## INSTRUCTIONS FOR THE TASK
For the string "false", state how many lines of the data hold it. Give nothing besides the number.
※
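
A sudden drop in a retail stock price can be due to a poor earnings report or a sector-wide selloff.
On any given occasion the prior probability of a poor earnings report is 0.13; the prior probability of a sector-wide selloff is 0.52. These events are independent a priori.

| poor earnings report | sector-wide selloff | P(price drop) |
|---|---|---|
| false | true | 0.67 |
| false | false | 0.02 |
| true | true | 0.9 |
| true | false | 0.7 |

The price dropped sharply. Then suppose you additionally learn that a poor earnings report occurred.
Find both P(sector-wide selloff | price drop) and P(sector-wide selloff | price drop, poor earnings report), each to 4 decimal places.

P(sector-wide selloff | price drop) ≈ 0.8749; P(sector-wide selloff | price drop, poor earnings report) ≈ 0.5821

P(price drop) = 0.02×0.87×0.48 + 0.67×0.87×0.52 + 0.7×0.13×0.48 + 0.9×0.13×0.52 = 0.008352 + 0.303108 + 0.043680 + 0.060840 = 0.415980
Restricting to configurations with sector-wide selloff present: 0.303108 + 0.060840 = 0.363948.
So P(sector-wide selloff | price drop) = 0.363948/0.415980 ≈ 0.8749.

With the extra evidence:
Weight on sector-wide selloff=true, given the evidence: 0.9·0.52 = 0.468000
The normalizing constant is 0.7·0.48 + 0.9·0.52 = 0.804000
P(sector-wide selloff | price drop, poor earnings report) = 0.468000/0.804000 ≈ 0.5821
— poor earnings report explains away the evidence for sector-wide selloff.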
※
## REPLY
3